* [Task to complete]
Retype all of the records shown beneath this task, exactly as they stand.

Saved data entries:

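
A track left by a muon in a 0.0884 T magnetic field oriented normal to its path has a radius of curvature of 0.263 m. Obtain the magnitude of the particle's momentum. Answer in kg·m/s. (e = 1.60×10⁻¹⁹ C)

Since qvB = mv²/r, the momentum p = mv = qBr.
p = (1×1.60×10^-19)(0.0884)(0.263) = 3.72×10^-21 kg·m/s.

p ≈ 3.72×10^-21 kg·m/s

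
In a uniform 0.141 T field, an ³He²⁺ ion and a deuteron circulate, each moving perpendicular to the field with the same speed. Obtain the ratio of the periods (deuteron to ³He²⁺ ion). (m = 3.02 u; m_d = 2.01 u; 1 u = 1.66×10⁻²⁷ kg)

ratio ≈ 1.33

T = 2πm/(qB) is independent of speed, so T₂/T₁ = (m₂/q₂)/(m₁/q₁).
T_{deuteron}/T_{³He²⁺ ion} = (3.34×10^-27/1e) / (5.01×10^-27/2e) = 1.33.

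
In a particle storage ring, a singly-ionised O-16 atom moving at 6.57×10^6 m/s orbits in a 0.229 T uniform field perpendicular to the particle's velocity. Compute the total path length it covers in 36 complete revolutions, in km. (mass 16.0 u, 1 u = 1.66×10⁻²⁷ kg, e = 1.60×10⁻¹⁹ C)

L ≈ 1.08 km

r = mv/(qB) = 4.76 m, so one revolution covers 2πr = 29.9 m.
In 36 revolutions: L = 36·2πr = 1080 m.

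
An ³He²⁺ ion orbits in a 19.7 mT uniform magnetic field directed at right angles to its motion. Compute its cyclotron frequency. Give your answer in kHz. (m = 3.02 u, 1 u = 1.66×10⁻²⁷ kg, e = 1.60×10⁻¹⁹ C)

f = qB/(2πm) = (2×1.60×10^-19)(0.0197) / [2π(5.01×10^-27)] = 2.00×10^5 Hz.

f ≈ 200 kHz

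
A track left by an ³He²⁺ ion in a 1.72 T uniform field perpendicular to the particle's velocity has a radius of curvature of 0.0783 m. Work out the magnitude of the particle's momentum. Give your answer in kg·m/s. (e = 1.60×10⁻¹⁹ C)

Since qvB = mv²/r, the momentum p = mv = qBr.
p = (2×1.60×10^-19)(1.72)(0.0783) = 4.31×10^-20 kg·m/s.

p ≈ 4.31×10^-20 kg·m/s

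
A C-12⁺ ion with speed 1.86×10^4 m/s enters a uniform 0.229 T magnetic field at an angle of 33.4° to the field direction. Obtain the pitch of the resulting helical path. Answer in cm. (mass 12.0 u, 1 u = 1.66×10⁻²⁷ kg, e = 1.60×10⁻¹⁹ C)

The velocity component along B is v∥ = v cos33.4° = 1.55×10^4 m/s.
The cyclotron period T = 2πm/(qB) = 3.42×10^-6 s is set by m, q, B alone.
Pitch = v∥·T = (1.55×10^4)(3.42×10^-6) = 0.0530 m.

pitch ≈ 5.30 cm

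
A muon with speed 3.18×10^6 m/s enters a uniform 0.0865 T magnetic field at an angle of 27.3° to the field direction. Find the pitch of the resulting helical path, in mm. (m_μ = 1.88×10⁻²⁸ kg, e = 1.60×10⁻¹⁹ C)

The velocity component along B is v∥ = v cos27.3° = 2.83×10^6 m/s.
The cyclotron period T = 2πm/(qB) = 8.53×10^-8 s is set by m, q, B alone.
Pitch = v∥·T = (2.83×10^6)(8.53×10^-8) = 0.241 m.

pitch ≈ 241 mm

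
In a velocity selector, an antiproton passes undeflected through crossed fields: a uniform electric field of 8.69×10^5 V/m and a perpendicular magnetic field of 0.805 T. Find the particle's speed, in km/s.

v ≈ 1080 km/s

For zero net force, qE = qvB, so v = E/B.
v = (8.69×10^5) / (0.805) = 1.08×10^6 m/s.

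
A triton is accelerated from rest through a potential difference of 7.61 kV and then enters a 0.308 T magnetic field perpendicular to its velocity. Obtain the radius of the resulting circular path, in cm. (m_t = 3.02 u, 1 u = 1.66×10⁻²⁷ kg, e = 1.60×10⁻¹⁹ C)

r ≈ 7.09 cm

The kinetic energy gained is K = qV = (1×1.60×10^-19)(7610) = 1.22×10^-15 J.
v = √(2K/m) = 6.97×10^5 m/s.
r = mv/(qB) = (5.01×10^-27)(6.97×10^5) / [(1×1.60×10^-19)(0.308)] = 0.0709 m.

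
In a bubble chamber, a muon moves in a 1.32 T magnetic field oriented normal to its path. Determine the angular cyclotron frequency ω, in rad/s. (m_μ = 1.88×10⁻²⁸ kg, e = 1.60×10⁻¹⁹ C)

ω = qB/m = (1×1.60×10^-19)(1.32) / (1.88×10^-28) = 1.12×10^9 rad/s.

ω ≈ 1.12×10^9 rad/s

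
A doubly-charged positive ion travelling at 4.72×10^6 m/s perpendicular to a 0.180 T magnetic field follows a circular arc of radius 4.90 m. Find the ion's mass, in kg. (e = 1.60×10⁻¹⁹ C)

m ≈ 5.98×10^-26 kg

qvB = mv²/r ⇒ m = qBr/v.
m = (2×1.60×10^-19)(0.180)(4.90) / (4.72×10^6) = 5.98×10^-26 kg.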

* [Solution to this exercise]
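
A track left by a muon in a 0.0884 T magnetic field oriented normal to its path has a radius of curvature of 0.263 m. Obtain the magnitude of the particle's momentum. Answer in kg·m/s. (e = 1.60×10⁻¹⁹ C)

Since qvB = mv²/r, the momentum p = mv = qBr.
p = (1×1.60×10^-19)(0.0884)(0.263) = 3.72×10^-21 kg·m/s.

p ≈ 3.72×10^-21 kg·m/s

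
In a uniform 0.141 T field, an ³He²⁺ ion and a deuteron circulate, each moving perpendicular to the field with the same speed. Obtain the ratio of the periods (deuteron to ³He²⁺ ion). (m = 3.02 u; m_d = 2.01 u; 1 u = 1.66×10⁻²⁷ kg)

ratio ≈ 1.33

T = 2πm/(qB) is independent of speed, so T₂/T₁ = (m₂/q₂)/(m₁/q₁).
T_{deuteron}/T_{³He²⁺ ion} = (3.34×10^-27/1e) / (5.01×10^-27/2e) = 1.33.

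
In a particle storage ring, a singly-ionised O-16 atom moving at 6.57×10^6 m/s orbits in a 0.229 T uniform field perpendicular to the particle's velocity. Compute the total path length it covers in 36 complete revolutions, in km. (mass 16.0 u, 1 u = 1.66×10⁻²⁷ kg, e = 1.60×10⁻¹⁹ C)

L ≈ 1.08 km

r = mv/(qB) = 4.76 m, so one revolution covers 2πr = 29.9 m.
In 36 revolutions: L = 36·2πr = 1080 m.

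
An ³He²⁺ ion orbits in a 19.7 mT uniform magnetic field directed at right angles to its motion. Compute its cyclotron frequency. Give your answer in kHz. (m = 3.02 u, 1 u = 1.66×10⁻²⁷ kg, e = 1.60×10⁻¹⁹ C)

f = qB/(2πm) = (2×1.60×10^-19)(0.0197) / [2π(5.01×10^-27)] = 2.00×10^5 Hz.

f ≈ 200 kHz

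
A track left by an ³He²⁺ ion in a 1.72 T uniform field perpendicular to the particle's velocity has a radius of curvature of 0.0783 m. Work out the magnitude of the particle's momentum. Give your answer in kg·m/s. (e = 1.60×10⁻¹⁹ C)

Since qvB = mv²/r, the momentum p = mv = qBr.
p = (2×1.60×10^-19)(1.72)(0.0783) = 4.31×10^-20 kg·m/s.

p ≈ 4.31×10^-20 kg·m/s

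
A C-12⁺ ion with speed 1.86×10^4 m/s enters a uniform 0.229 T magnetic field at an angle of 33.4° to the field direction. Obtain the pitch of the resulting helical path. Answer in cm. (mass 12.0 u, 1 u = 1.66×10⁻²⁷ kg, e = 1.60×10⁻¹⁹ C)

The velocity component along B is v∥ = v cos33.4° = 1.55×10^4 m/s.
The cyclotron period T = 2πm/(qB) = 3.42×10^-6 s is set by m, q, B alone.
Pitch = v∥·T = (1.55×10^4)(3.42×10^-6) = 0.0530 m.

pitch ≈ 5.30 cm

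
A muon with speed 3.18×10^6 m/s enters a uniform 0.0865 T magnetic field at an angle of 27.3° to the field direction. Find the pitch of the resulting helical path, in mm. (m_μ = 1.88×10⁻²⁸ kg, e = 1.60×10⁻¹⁹ C)

The velocity component along B is v∥ = v cos27.3° = 2.83×10^6 m/s.
The cyclotron period T = 2πm/(qB) = 8.53×10^-8 s is set by m, q, B alone.
Pitch = v∥·T = (2.83×10^6)(8.53×10^-8) = 0.241 m.

pitch ≈ 241 mm

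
In a velocity selector, an antiproton passes undeflected through crossed fields: a uniform electric field of 8.69×10^5 V/m and a perpendicular magnetic field of 0.805 T. Find the particle's speed, in km/s.

v ≈ 1080 km/s

For zero net force, qE = qvB, so v = E/B.
v = (8.69×10^5) / (0.805) = 1.08×10^6 m/s.

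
A triton is accelerated from rest through a potential difference of 7.61 kV and then enters a 0.308 T magnetic field perpendicular to its velocity. Obtain the radius of the resulting circular path, in cm. (m_t = 3.02 u, 1 u = 1.66×10⁻²⁷ kg, e = 1.60×10⁻¹⁹ C)

r ≈ 7.09 cm

The kinetic energy gained is K = qV = (1×1.60×10^-19)(7610) = 1.22×10^-15 J.
v = √(2K/m) = 6.97×10^5 m/s.
r = mv/(qB) = (5.01×10^-27)(6.97×10^5) / [(1×1.60×10^-19)(0.308)] = 0.0709 m.

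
In a bubble chamber, a muon moves in a 1.32 T magnetic field oriented normal to its path. Determine the angular cyclotron frequency ω, in rad/s. (m_μ = 1.88×10⁻²⁸ kg, e = 1.60×10⁻¹⁹ C)

ω = qB/m = (1×1.60×10^-19)(1.32) / (1.88×10^-28) = 1.12×10^9 rad/s.

ω ≈ 1.12×10^9 rad/s

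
A doubly-charged positive ion travelling at 4.72×10^6 m/s perpendicular to a 0.180 T magnetic field follows a circular arc of radius 4.90 m. Find the ion's mass, in kg. (e = 1.60×10⁻¹⁹ C)

m ≈ 5.98×10^-26 kg

qvB = mv²/r ⇒ m = qBr/v.
m = (2×1.60×10^-19)(0.180)(4.90) / (4.72×10^6) = 5.98×10^-26 kg.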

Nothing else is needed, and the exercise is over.